ASSIGNMENT: In the records below, find the line that contains "5. DOUBLE(m)" and the line that contains "Execute and simulate", then retype exactly those two lines and every line between them.

LISTED ENTRIES:

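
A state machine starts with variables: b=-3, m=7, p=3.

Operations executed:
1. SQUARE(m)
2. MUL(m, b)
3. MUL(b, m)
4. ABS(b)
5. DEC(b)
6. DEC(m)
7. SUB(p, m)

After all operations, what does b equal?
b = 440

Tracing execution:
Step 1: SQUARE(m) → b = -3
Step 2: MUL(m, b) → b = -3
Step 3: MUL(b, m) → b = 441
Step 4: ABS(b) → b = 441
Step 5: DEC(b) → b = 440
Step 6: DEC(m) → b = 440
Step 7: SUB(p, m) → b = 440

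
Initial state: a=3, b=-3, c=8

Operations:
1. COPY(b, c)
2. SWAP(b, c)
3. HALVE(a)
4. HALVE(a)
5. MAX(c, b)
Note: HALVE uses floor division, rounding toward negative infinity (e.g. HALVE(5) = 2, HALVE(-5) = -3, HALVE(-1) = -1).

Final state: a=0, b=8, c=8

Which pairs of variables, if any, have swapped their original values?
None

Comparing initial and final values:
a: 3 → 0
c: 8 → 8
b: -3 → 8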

--

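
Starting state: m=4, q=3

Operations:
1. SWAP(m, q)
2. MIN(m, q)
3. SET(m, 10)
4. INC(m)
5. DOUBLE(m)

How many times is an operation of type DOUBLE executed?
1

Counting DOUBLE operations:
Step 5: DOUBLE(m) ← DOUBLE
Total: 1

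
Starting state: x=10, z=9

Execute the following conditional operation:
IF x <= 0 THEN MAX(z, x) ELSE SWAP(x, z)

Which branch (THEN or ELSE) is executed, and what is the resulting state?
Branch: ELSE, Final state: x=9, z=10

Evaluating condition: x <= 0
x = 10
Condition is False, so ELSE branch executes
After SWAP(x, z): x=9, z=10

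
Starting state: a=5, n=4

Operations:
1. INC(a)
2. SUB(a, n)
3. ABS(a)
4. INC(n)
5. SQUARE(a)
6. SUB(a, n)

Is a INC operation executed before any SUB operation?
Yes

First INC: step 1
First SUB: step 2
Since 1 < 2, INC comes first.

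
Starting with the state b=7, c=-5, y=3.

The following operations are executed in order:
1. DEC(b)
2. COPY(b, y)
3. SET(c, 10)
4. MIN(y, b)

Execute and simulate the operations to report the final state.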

TASK SOLUTION:
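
5. DOUBLE(m)

How many times is an operation of type DOUBLE executed?
1

Counting DOUBLE operations:
Step 5: DOUBLE(m) ← DOUBLE
Total: 1

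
Starting state: x=10, z=9

Execute the following conditional operation:
IF x <= 0 THEN MAX(z, x) ELSE SWAP(x, z)

Which branch (THEN or ELSE) is executed, and what is the resulting state?
Branch: ELSE, Final state: x=9, z=10

Evaluating condition: x <= 0
x = 10
Condition is False, so ELSE branch executes
After SWAP(x, z): x=9, z=10

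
Starting state: a=5, n=4

Operations:
1. INC(a)
2. SUB(a, n)
3. ABS(a)
4. INC(n)
5. SQUARE(a)
6. SUB(a, n)

Is a INC operation executed before any SUB operation?
Yes

First INC: step 1
First SUB: step 2
Since 1 < 2, INC comes first.

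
Starting with the state b=7, c=-5, y=3.

The following operations are executed in order:
1. DEC(b)
2. COPY(b, y)
3. SET(c, 10)
4. MIN(y, b)

Execute and simulate the operations to report the final state.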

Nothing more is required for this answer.